Copy exactly, please, the lines of the data from its start through the line containing "Answer: $0$".
[Start of section]
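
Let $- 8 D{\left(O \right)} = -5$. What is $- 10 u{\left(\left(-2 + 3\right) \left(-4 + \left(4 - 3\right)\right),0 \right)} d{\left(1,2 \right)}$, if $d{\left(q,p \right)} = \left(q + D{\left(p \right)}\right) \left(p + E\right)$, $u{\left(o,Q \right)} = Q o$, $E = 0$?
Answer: $0$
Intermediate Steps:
$D{\left(O \right)} = \frac{5}{8}$ ($D{\left(O \right)} = \left(- \frac{1}{8}\right) \left(-5\right) = \frac{5}{8}$)
$d{\left(q,p \right)} = p \left(\frac{5}{8} + q\right)$ ($d{\left(q,p \right)} = \left(q + \frac{5}{8}\right) \left(p + 0\right) = \left(\frac{5}{8} + q\right) p = p \left(\frac{5}{8} + q\right)$)
$- 10 u{\left(\left(-2 + 3\right) \left(-4 + \left(4 - 3\right)\right),0 \right)} d{\left(1,2 \right)} = - 10 \cdot 0 \left(-2 + 3\right) \left(-4 + \left(4 - 3\right)\right) \frac{1}{8} \cdot 2 \left(5 + 8 \cdot 1\right) = - 10 \cdot 0 \cdot 1 \left(-4 + \left(4 - 3\right)\right) \frac{1}{8} \cdot 2 \left(5 + 8\right) = - 10 \cdot 0 \cdot 1 \left(-4 + 1\right) \frac{1}{8} \cdot 2 \cdot 13 = - 10 \cdot 0 \cdot 1 \left(-3\right) \frac{13}{4} = - 10 \cdot 0 \left(-3\right) \frac{13}{4} = \left(-10\right) 0 \cdot \frac{13}{4} = 0 \cdot \frac{13}{4} = 0$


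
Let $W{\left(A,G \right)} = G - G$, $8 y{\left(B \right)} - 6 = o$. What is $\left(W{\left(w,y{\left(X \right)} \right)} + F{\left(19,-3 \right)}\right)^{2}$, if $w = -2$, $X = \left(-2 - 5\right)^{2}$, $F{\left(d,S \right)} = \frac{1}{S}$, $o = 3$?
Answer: $\frac{1}{9} \approx 0.11111$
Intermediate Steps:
$X = 49$ ($X = \left(-7\right)^{2} = 49$)
$y{\left(B \right)} = \frac{9}{8}$ ($y{\left(B \right)} = \frac{3}{4} + \frac{1}{8} \cdot 3 = \frac{3}{4} + \frac{3}{8} = \frac{9}{8}$)
$W{\left(A,G \right)} = 0$
$\left(W{\left(w,y{\left(X \right)} \right)} + F{\left(19,-3 \right)}\right)^{2} = \left(0 + \frac{1}{-3}\right)^{2} = \left(0 - \frac{1}{3}\right)^{2} = \left(- \frac{1}{3}\right)^{2} = \frac{1}{9}$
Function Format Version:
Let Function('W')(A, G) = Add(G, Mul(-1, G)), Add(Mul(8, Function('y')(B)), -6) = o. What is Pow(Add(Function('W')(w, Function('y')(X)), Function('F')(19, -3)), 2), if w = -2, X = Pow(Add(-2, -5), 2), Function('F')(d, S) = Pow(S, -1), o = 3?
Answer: Rational(1, 9) ≈ 0.11111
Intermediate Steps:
X = 49 (X = Pow(-7, 2) = 49)
Function('y')(B) = Rational(9, 8) (Function('y')(B) = Add(Rational(3, 4), Mul(Rational(1, 8), 3)) = Add(Rational(3, 4), Rational(3, 8)) = Rational(9, 8))
Function('W')(A, G) = 0
Pow(Add(Function('W')(w, Function('y')(X)), Function('F')(19, -3)), 2) = Pow(Add(0, Pow(-3, -1)), 2) = Pow(Add(0, Rational(-1, 3)), 2) = Pow(Rational(-1, 3), 2) = Rational(1, 9)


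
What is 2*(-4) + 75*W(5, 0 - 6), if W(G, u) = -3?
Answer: -233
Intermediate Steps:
2*(-4) + 75*W(5, 0 - 6) = 2*(-4) + 75*(-3) = -8 - 225 = -233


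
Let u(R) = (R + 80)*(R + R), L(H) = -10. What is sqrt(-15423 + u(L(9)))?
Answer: I*sqrt(16823) ≈ 129.7*I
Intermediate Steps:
u(R) = 2*R*(80 + R) (u(R) = (80 + R)*(2*R) = 2*R*(80 + R))
sqrt(-15423 + u(L(9))) = sqrt(-15423 + 2*(-10)*(80 - 10)) = sqrt(-15423 + 2*(-10)*70) = sqrt(-15423 - 1400) = sqrt(-16823) = I*sqrt(16823)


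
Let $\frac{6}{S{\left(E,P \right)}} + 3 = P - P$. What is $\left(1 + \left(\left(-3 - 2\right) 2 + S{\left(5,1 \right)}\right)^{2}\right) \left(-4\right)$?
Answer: $-580$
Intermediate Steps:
$S{\left(E,P \right)} = -2$ ($S{\left(E,P \right)} = \frac{6}{-3 + \left(P - P\right)} = \frac{6}{-3 + 0} = \frac{6}{-3} = 6 \left(- \frac{1}{3}\right) = -2$)
$\left(1 + \left(\left(-3 - 2\right) 2 + S{\left(5,1 \right)}\right)^{2}\right) \left(-4\right) = \left(1 + \left(\left(-3 - 2\right) 2 - 2\right)^{2}\right) \left(-4\right) = \left(1 + \left(\left(-5\right) 2 - 2\right)^{2}\right) \left(-4\right) = \left(1 + \left(-10 - 2\right)^{2}\right) \left(-4\right) = \left(1 + \left(-12\right)^{2}\right) \left(-4\right) = \left(1 + 144\right) \left(-4\right) = 145 \left(-4\right) = -580$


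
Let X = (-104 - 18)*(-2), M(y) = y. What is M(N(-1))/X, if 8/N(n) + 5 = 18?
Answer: 2/793 ≈ 0.0025221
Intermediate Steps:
N(n) = 8/13 (N(n) = 8/(-5 + 18) = 8/13)
X = 244 (X = -122*(-2) = 244)
M(N(-1))/X = (8/13)/244 = (8/13)*(1/244) = 2/793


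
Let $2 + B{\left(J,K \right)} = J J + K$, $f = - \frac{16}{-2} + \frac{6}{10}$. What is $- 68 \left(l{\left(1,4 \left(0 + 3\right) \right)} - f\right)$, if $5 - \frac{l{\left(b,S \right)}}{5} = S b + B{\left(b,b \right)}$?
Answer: $\frac{14824}{5} \approx 2964.8$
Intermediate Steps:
$f = \frac{43}{5}$ ($f = \left(-16\right) \left(- \frac{1}{2}\right) + 6 \cdot \frac{1}{10} = 8 + \frac{3}{5} = \frac{43}{5} \approx 8.6$)
$B{\left(J,K \right)} = -2 + K + J^{2}$ ($B{\left(J,K \right)} = -2 + \left(J J + K\right) = -2 + \left(J^{2} + K\right) = -2 + \left(K + J^{2}\right) = -2 + K + J^{2}$)
$l{\left(b,S \right)} = 35 - 5 b - 5 b^{2} - 5 S b$ ($l{\left(b,S \right)} = 25 - 5 \left(S b + \left(-2 + b + b^{2}\right)\right) = 25 - 5 \left(-2 + b + b^{2} + S b\right) = 25 - \left(-10 + 5 b + 5 b^{2} + 5 S b\right) = 35 - 5 b - 5 b^{2} - 5 S b$)
$- 68 \left(l{\left(1,4 \left(0 + 3\right) \right)} - f\right) = - 68 \left(\left(35 - 5 - 5 \cdot 1^{2} - 5 \cdot 4 \left(0 + 3\right) 1\right) - \frac{43}{5}\right) = - 68 \left(\left(35 - 5 - 5 - 5 \cdot 4 \cdot 3 \cdot 1\right) - \frac{43}{5}\right) = - 68 \left(\left(35 - 5 - 5 - 60 \cdot 1\right) - \frac{43}{5}\right) = - 68 \left(\left(35 - 5 - 5 - 60\right) - \frac{43}{5}\right) = - 68 \left(-35 - \frac{43}{5}\right) = \left(-68\right) \left(- \frac{218}{5}\right) = \frac{14824}{5}$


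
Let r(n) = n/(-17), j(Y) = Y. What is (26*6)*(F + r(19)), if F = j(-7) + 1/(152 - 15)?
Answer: -2946684/2329 ≈ -1265.2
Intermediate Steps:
r(n) = -n/17 (r(n) = n*(-1/17) = -n/17)
F = -958/137 (F = -7 + 1/(152 - 15) = -7 + 1/137 = -958/137 ≈ -6.9927)
(26*6)*(F + r(19)) = (26*6)*(-958/137 - 1/17*19) = 156*(-958/137 - 19/17) = 156*(-18889/2329) = -2946684/2329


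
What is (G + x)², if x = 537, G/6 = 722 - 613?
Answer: 1418481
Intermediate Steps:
G = 654 (G = 6*(722 - 613) = 6*109 = 654)
(G + x)² = (654 + 537)² = 1191² = 1418481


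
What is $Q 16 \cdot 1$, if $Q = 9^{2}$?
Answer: $1296$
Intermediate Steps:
$Q = 81$
$Q 16 \cdot 1 = 81 \cdot 16 \cdot 1 = 1296 \cdot 1 = 1296$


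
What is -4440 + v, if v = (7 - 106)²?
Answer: 5361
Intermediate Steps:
v = 9801 (v = (-99)² = 9801)
-4440 + v = -4440 + 9801 = 5361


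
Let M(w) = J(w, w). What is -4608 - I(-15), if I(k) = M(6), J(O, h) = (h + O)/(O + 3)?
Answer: -13828/3 ≈ -4609.3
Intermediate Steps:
J(O, h) = (O + h)/(3 + O)
M(w) = 2*w/(3 + w) (M(w) = (w + w)/(3 + w) = (2*w)/(3 + w) = 2*w/(3 + w))
I(k) = 4/3 (I(k) = 2*6/(3 + 6) = 2*6/9 = 2*6*(1/9) = 4/3)
-4608 - I(-15) = -4608 - 1*4/3 = -4608 - 4/3 = -13828/3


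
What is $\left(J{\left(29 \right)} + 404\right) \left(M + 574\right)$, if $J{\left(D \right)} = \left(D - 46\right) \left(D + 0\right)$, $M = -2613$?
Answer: $181471$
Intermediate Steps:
$J{\left(D \right)} = D \left(-46 + D\right)$ ($J{\left(D \right)} = \left(-46 + D\right) D = D \left(-46 + D\right)$)
$\left(J{\left(29 \right)} + 404\right) \left(M + 574\right) = \left(29 \left(-46 + 29\right) + 404\right) \left(-2613 + 574\right) = \left(29 \left(-17\right) + 404\right) \left(-2039\right) = \left(-493 + 404\right) \left(-2039\right) = \left(-89\right) \left(-2039\right) = 181471$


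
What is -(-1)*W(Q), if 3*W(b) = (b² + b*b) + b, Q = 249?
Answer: 41417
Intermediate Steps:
W(b) = b/3 + 2*b²/3 (W(b) = ((b² + b*b) + b)/3 = ((b² + b²) + b)/3 = (2*b² + b)/3 = (b + 2*b²)/3 = b/3 + 2*b²/3)
-(-1)*W(Q) = -(-1)*(⅓)*249*(1 + 2*249) = -(-1)*(⅓)*249*(1 + 498) = -(-1)*(⅓)*249*499 = -(-1)*41417 = -1*(-41417) = 41417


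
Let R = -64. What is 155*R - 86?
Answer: -10006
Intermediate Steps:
155*R - 86 = 155*(-64) - 86 = -9920 - 86 = -10006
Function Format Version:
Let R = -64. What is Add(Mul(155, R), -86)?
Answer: -10006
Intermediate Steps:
Add(Mul(155, R), -86) = Add(Mul(155, -64), -86) = Add(-9920, -86) = -10006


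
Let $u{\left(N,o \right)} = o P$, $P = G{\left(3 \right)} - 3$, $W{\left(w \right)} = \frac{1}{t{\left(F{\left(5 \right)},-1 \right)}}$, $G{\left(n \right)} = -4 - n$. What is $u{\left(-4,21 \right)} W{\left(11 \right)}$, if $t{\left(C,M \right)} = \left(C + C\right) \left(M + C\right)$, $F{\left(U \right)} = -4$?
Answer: $- \frac{21}{4} \approx -5.25$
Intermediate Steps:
$t{\left(C,M \right)} = 2 C \left(C + M\right)$
$W{\left(w \right)} = \frac{1}{40}$ ($W{\left(w \right)} = \frac{1}{2 \left(-4\right) \left(-4 - 1\right)} = \frac{1}{2 \left(-4\right) \left(-5\right)} = \frac{1}{40}$)
$P = -10$ ($P = \left(-4 - 3\right) - 3 = -7 - 3 = -10$)
$u{\left(N,o \right)} = - 10 o$ ($u{\left(N,o \right)} = o \left(-10\right) = - 10 o$)
$u{\left(-4,21 \right)} W{\left(11 \right)} = \left(-10\right) 21 \cdot \frac{1}{40} = \left(-210\right) \frac{1}{40} = - \frac{21}{4}$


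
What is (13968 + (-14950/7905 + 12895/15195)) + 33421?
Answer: 25298108460/533851 ≈ 47388.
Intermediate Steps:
(13968 + (-14950/7905 + 12895/15195)) + 33421 = (13968 + (-14950*1/7905 + 12895*(1/15195))) + 33421 = (13968 + (-2990/1581 + 2579/3039)) + 33421 = (13968 - 556579/533851) + 33421 = 7456274189/533851 + 33421 = 25298108460/533851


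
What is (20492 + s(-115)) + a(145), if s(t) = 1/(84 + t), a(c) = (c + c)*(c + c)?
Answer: 3242351/31 ≈ 1.0459e+5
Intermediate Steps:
a(c) = 4*c² (a(c) = (2*c)*(2*c) = 4*c²)
(20492 + s(-115)) + a(145) = (20492 + 1/(84 - 115)) + 4*145² = (20492 + 1/(-31)) + 4*21025 = (20492 - 1/31) + 84100 = 635251/31 + 84100 = 3242351/31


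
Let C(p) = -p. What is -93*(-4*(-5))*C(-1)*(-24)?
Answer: 44640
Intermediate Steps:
-93*(-4*(-5))*C(-1)*(-24) = -93*(-4*(-5))*(-1*(-1))*(-24) = -1860*(-24) = 44640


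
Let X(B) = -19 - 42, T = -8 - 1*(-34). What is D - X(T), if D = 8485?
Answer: 8546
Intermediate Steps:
T = 26 (T = -8 + 34 = 26)
X(B) = -61
D - X(T) = 8485 - 1*(-61) = 8485 + 61 = 8546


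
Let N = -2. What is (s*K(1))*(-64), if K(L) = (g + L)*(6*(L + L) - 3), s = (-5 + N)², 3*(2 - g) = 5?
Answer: -37632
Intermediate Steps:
g = ⅓ (g = 2 - ⅓*5 = 2 - 5/3 = ⅓ ≈ 0.33333)
s = 49 (s = (-5 - 2)² = (-7)² = 49)
K(L) = (-3 + 12*L)*(⅓ + L) (K(L) = (⅓ + L)*(6*(L + L) - 3) = (⅓ + L)*(6*(2*L) - 3) = (⅓ + L)*(12*L - 3) = (⅓ + L)*(-3 + 12*L) = (-3 + 12*L)*(⅓ + L))
(s*K(1))*(-64) = (49*(-1 + 1 + 12*1²))*(-64) = (49*(-1 + 1 + 12*1))*(-64) = (49*(-1 + 1 + 12))*(-64) = (49*12)*(-64) = 588*(-64) = -37632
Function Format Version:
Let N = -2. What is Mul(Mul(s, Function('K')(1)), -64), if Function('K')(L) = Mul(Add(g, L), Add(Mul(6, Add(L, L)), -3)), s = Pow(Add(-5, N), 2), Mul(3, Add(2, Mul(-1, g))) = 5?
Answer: -37632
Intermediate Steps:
g = Rational(1, 3) (g = Add(2, Mul(Rational(-1, 3), 5)) = Add(2, Rational(-5, 3)) = Rational(1, 3) ≈ 0.33333)
s = 49 (s = Pow(Add(-5, -2), 2) = Pow(-7, 2) = 49)
Function('K')(L) = Mul(Add(-3, Mul(12, L)), Add(Rational(1, 3), L)) (Function('K')(L) = Mul(Add(Rational(1, 3), L), Add(Mul(6, Add(L, L)), -3)) = Mul(Add(Rational(1, 3), L), Add(Mul(6, Mul(2, L)), -3)) = Mul(Add(Rational(1, 3), L), Add(Mul(12, L), -3)) = Mul(Add(Rational(1, 3), L), Add(-3, Mul(12, L))) = Mul(Add(-3, Mul(12, L)), Add(Rational(1, 3), L)))
Mul(Mul(s, Function('K')(1)), -64) = Mul(Mul(49, Add(-1, 1, Mul(12, Pow(1, 2)))), -64) = Mul(Mul(49, Add(-1, 1, Mul(12, 1))), -64) = Mul(Mul(49, Add(-1, 1, 12)), -64) = Mul(Mul(49, 12), -64) = Mul(588, -64) = -37632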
[End of section]
SOLVED EXERCISE:
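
Let $- 8 D{\left(O \right)} = -5$. What is $- 10 u{\left(\left(-2 + 3\right) \left(-4 + \left(4 - 3\right)\right),0 \right)} d{\left(1,2 \right)}$, if $d{\left(q,p \right)} = \left(q + D{\left(p \right)}\right) \left(p + E\right)$, $u{\left(o,Q \right)} = Q o$, $E = 0$?
Answer: $0$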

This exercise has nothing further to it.